● Task requirements
Collect every line of the records below that contains the word "rules".

---- Exercise input

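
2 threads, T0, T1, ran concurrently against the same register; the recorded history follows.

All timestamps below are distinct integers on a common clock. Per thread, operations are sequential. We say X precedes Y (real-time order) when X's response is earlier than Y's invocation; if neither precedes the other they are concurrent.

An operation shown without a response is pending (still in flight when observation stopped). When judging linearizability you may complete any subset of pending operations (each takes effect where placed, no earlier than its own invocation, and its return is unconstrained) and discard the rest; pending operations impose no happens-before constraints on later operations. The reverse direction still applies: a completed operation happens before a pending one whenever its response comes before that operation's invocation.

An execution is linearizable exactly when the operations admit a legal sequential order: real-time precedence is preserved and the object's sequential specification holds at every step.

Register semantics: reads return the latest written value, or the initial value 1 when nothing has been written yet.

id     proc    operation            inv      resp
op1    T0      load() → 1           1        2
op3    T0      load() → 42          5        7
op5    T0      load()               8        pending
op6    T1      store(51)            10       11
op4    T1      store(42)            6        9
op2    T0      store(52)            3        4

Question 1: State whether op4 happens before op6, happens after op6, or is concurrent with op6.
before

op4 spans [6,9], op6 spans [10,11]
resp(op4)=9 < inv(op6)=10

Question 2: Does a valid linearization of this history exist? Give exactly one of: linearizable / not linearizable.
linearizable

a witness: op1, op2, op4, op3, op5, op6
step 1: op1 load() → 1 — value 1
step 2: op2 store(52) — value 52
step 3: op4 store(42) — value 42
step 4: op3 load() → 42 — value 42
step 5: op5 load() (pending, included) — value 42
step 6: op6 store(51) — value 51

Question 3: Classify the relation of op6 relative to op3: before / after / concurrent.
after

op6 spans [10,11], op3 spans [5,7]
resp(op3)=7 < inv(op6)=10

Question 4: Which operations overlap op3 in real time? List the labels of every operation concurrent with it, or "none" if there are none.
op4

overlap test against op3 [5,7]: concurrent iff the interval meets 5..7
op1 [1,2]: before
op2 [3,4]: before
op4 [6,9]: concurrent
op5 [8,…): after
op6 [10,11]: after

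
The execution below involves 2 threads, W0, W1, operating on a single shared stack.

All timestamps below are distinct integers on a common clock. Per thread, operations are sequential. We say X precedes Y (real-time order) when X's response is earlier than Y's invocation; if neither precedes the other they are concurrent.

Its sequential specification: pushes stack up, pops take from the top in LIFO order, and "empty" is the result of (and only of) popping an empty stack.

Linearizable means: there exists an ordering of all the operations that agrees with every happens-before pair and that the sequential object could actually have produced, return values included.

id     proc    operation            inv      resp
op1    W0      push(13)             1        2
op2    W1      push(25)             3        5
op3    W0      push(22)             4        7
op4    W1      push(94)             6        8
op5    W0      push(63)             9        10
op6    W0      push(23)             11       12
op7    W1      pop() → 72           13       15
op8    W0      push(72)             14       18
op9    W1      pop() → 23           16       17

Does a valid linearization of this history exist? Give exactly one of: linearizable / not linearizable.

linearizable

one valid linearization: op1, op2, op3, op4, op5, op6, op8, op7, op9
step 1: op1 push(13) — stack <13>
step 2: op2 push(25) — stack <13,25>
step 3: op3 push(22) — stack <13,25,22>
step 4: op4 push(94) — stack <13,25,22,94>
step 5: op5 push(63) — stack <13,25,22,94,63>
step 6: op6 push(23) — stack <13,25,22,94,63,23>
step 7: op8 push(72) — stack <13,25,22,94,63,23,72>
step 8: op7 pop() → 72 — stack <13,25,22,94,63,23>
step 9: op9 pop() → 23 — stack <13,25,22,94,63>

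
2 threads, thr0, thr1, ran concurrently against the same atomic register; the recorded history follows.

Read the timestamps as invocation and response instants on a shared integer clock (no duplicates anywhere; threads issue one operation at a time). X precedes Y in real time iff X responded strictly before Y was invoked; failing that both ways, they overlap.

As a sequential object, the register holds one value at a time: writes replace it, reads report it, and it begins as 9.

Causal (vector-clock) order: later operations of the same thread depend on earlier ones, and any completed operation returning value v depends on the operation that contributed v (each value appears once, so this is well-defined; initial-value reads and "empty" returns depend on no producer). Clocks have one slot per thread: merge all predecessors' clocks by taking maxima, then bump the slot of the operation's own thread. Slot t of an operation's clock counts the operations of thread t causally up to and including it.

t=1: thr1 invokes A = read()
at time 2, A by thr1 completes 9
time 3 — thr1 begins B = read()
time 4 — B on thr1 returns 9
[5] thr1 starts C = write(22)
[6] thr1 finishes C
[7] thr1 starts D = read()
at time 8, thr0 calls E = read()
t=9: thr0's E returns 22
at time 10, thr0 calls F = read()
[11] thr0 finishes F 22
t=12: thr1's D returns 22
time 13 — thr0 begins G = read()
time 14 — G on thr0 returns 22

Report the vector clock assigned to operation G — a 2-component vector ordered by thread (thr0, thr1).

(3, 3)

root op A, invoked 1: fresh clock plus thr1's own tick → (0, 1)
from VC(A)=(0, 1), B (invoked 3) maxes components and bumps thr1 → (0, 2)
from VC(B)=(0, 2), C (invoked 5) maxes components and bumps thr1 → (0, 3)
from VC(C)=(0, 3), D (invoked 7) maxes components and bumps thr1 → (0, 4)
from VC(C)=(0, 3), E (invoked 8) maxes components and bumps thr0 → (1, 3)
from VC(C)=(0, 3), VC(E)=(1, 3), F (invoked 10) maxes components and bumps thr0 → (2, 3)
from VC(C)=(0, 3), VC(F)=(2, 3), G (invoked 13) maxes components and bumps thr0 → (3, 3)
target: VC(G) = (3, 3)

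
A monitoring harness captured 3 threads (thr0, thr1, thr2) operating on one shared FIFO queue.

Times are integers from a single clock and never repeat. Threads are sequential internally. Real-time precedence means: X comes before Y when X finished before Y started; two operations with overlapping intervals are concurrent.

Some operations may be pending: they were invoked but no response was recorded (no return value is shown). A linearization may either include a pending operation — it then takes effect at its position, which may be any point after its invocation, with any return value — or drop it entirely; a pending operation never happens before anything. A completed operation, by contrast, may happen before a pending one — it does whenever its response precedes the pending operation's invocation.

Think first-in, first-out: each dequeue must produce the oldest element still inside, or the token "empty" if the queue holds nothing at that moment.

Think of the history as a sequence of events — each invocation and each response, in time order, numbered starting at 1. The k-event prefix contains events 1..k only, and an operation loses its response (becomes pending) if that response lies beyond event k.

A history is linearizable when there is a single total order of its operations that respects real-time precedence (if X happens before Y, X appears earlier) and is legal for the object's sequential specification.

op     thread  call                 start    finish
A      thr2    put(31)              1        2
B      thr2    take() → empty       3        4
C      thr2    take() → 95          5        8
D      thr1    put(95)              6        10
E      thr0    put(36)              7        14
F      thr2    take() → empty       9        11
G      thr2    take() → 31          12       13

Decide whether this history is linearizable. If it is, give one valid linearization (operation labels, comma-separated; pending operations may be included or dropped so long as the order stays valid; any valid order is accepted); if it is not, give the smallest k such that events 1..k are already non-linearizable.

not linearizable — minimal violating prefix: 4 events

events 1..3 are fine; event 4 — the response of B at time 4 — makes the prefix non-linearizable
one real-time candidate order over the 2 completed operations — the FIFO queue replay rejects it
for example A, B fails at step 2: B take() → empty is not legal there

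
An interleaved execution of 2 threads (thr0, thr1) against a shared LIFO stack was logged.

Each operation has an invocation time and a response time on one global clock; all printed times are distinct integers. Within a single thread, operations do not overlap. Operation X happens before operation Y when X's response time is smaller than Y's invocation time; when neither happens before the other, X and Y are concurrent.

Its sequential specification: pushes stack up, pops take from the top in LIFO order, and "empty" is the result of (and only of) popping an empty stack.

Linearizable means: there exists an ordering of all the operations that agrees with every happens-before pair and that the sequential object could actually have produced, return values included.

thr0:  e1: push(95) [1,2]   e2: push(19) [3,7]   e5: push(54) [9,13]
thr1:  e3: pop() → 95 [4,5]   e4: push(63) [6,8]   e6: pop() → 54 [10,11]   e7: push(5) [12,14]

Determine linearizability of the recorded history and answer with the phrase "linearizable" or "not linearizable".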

--------
---- Exercise input

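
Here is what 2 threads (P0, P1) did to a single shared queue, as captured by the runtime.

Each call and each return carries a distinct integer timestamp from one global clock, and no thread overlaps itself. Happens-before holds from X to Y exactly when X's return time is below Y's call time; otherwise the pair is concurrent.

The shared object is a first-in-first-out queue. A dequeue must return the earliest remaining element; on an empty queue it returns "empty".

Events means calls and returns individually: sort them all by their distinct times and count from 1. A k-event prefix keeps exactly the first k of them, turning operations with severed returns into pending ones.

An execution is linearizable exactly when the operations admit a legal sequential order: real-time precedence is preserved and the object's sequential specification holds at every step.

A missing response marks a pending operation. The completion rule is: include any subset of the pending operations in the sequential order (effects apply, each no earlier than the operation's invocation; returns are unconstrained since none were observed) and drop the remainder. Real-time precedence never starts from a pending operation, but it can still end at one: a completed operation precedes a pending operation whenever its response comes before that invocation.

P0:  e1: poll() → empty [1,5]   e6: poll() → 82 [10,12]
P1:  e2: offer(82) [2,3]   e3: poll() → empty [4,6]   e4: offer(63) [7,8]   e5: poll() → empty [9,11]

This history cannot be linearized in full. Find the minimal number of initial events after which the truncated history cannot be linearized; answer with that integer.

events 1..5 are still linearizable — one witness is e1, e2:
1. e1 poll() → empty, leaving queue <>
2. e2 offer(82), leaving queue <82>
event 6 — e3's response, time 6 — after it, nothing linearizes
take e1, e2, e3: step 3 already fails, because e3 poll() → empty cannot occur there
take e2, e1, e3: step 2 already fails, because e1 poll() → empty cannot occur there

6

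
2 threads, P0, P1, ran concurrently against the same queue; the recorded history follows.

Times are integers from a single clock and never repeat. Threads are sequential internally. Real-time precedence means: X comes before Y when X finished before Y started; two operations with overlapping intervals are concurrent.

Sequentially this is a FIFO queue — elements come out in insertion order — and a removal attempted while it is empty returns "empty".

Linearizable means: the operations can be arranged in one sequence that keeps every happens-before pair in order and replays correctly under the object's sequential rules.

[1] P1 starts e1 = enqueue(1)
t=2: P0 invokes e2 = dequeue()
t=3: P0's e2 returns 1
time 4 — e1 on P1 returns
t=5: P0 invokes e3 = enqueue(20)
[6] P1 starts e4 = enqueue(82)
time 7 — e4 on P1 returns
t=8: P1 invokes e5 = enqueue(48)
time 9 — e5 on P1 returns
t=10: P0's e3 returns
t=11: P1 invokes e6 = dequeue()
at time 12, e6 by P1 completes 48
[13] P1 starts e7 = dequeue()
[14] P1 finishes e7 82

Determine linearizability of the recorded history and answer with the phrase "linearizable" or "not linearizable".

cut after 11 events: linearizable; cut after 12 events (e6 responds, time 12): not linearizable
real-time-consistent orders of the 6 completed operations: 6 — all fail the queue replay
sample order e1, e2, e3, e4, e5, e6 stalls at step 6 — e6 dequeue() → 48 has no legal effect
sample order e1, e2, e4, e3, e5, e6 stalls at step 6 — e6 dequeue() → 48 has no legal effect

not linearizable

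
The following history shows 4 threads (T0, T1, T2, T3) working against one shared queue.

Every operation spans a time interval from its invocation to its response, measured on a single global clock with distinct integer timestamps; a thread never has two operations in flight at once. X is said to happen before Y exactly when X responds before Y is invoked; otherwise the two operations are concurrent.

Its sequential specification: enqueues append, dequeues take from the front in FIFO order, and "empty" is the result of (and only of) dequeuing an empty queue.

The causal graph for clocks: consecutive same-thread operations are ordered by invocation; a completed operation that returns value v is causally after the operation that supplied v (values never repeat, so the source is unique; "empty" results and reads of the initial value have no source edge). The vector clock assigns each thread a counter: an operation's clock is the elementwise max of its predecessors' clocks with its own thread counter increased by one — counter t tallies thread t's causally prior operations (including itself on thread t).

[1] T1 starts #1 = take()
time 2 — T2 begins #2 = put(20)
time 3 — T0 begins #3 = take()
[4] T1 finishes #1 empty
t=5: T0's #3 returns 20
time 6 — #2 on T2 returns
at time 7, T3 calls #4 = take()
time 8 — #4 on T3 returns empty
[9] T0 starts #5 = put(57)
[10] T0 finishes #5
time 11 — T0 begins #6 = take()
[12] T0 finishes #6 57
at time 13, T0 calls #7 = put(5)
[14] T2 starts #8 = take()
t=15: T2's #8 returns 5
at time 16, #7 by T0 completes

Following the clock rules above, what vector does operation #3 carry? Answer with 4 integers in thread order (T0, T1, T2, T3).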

--------

● Result for this task
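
Linearizable means: the operations can be arranged in one sequence that keeps every happens-before pair in order and replays correctly under the object's sequential rules.
Following the clock rules above, what vector does operation #3 carry? Answer with 4 integers in thread order (T0, T1, T2, T3).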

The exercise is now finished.